Gather every line below where "what" appears.

[Data items]
[Start of section]

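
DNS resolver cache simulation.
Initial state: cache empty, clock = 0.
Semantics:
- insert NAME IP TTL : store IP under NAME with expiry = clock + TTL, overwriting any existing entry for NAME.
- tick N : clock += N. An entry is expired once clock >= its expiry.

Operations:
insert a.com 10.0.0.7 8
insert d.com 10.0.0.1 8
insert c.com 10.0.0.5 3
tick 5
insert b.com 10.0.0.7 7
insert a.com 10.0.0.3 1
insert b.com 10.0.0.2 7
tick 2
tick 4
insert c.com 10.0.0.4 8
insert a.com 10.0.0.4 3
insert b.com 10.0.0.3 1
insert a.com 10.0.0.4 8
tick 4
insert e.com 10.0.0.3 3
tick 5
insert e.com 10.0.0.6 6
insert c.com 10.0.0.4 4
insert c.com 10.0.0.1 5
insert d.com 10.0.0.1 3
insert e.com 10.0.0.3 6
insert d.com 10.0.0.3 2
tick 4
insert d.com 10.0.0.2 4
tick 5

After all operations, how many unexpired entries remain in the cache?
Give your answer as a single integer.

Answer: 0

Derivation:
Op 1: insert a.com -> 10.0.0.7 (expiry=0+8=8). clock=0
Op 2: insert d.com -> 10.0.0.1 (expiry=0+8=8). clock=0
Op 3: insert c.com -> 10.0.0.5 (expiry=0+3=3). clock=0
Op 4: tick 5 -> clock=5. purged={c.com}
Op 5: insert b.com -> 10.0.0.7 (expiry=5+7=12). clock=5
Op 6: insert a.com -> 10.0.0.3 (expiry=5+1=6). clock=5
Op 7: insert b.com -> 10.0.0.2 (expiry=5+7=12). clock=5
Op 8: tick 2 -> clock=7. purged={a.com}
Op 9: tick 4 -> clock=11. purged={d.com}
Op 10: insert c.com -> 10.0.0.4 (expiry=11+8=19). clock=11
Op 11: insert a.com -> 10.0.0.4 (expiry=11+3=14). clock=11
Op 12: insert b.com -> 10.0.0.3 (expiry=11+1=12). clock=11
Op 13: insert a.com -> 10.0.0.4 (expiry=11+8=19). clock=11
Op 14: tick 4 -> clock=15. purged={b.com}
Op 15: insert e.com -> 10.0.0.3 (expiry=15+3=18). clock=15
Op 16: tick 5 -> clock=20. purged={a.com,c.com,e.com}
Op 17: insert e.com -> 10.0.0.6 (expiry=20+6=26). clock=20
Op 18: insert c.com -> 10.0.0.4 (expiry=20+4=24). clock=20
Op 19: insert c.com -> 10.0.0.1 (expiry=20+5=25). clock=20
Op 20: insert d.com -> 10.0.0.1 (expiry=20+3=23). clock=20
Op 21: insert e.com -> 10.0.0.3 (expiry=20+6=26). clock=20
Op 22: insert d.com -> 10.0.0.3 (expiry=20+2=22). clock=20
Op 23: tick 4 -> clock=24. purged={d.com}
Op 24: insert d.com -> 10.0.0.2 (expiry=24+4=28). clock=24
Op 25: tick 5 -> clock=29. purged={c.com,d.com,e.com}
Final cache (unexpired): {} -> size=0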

[End of section]
[Start of section]

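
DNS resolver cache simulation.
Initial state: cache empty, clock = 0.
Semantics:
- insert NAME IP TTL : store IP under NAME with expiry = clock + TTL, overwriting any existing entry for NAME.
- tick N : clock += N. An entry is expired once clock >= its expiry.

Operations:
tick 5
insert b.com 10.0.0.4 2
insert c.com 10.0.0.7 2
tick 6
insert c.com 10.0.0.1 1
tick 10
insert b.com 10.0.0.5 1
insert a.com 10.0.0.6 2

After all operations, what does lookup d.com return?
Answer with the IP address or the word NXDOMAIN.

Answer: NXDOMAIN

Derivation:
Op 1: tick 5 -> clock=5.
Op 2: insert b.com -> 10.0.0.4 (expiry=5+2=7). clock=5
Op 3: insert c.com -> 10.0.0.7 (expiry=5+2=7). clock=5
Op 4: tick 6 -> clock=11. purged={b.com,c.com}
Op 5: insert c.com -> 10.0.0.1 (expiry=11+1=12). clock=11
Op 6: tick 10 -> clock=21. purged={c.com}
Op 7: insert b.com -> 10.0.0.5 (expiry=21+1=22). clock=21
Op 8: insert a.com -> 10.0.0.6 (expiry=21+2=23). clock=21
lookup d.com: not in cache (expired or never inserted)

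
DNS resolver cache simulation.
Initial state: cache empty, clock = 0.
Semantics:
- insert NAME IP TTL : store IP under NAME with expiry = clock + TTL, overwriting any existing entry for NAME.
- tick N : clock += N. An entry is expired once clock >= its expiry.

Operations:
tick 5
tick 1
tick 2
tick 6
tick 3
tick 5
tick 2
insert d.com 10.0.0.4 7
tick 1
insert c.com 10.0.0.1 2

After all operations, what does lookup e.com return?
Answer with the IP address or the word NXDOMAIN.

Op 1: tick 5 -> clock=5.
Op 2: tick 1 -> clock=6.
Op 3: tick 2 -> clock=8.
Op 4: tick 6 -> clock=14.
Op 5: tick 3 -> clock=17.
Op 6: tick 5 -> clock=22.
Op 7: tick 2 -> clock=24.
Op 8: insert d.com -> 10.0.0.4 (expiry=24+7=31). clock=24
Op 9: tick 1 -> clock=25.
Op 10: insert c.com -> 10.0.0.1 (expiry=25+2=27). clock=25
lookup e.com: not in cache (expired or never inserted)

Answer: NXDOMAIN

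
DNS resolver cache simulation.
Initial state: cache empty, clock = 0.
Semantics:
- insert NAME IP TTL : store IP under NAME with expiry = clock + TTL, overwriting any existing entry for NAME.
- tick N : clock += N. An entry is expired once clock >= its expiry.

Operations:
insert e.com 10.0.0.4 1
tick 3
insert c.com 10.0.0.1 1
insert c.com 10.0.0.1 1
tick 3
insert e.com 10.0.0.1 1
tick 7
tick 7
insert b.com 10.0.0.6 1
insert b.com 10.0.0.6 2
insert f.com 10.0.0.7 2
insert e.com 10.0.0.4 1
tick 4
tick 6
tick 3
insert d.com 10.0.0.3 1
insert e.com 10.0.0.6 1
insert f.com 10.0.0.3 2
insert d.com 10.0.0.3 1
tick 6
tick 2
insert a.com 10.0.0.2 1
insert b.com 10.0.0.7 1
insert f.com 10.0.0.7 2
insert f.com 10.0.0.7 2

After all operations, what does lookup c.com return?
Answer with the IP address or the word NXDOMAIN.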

[End of section]
[Start of section]

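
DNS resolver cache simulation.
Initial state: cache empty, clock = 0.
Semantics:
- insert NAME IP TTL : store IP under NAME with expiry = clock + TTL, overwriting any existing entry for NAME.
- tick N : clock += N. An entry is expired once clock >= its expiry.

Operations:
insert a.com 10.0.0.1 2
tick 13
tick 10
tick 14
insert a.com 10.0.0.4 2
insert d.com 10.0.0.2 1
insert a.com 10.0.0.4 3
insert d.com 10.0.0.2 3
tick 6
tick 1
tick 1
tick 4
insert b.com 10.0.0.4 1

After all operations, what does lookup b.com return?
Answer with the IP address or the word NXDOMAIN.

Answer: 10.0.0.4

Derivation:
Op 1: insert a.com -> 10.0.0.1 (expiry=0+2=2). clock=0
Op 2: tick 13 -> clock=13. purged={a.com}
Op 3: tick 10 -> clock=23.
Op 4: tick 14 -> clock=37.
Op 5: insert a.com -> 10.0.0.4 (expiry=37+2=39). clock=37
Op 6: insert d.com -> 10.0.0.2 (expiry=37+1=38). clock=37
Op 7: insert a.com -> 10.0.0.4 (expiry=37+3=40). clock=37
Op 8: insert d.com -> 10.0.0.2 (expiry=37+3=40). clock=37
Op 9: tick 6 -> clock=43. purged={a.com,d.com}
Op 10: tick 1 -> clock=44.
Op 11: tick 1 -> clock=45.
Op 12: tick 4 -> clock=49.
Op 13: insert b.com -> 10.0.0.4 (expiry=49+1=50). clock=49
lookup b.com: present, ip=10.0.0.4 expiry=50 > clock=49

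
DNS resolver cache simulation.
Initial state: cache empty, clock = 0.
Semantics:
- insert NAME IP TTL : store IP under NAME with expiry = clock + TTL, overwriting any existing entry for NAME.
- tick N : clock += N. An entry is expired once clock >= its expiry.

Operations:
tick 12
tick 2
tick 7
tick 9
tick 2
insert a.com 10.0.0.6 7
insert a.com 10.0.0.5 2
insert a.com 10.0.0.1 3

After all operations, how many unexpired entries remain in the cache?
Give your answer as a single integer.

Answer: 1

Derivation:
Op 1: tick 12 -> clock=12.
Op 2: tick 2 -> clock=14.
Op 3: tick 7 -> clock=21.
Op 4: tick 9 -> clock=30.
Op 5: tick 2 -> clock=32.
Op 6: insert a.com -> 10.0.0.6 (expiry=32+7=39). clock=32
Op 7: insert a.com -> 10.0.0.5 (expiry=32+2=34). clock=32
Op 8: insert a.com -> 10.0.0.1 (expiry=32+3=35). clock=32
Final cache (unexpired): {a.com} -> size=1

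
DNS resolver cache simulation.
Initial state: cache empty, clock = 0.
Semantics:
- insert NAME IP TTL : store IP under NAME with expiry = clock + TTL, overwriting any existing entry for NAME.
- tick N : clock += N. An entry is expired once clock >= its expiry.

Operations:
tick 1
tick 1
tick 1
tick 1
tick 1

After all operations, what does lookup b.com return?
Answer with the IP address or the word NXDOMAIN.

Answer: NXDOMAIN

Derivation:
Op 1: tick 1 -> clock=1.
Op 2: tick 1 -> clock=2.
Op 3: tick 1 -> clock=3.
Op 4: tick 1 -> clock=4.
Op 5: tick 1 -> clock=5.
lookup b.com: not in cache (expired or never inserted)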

[End of section]

▶ **PROBLEM SOLUTION**
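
After all operations, what does lookup d.com return?
After all operations, what does lookup e.com return?
After all operations, what does lookup c.com return?
After all operations, what does lookup b.com return?
After all operations, what does lookup b.com return?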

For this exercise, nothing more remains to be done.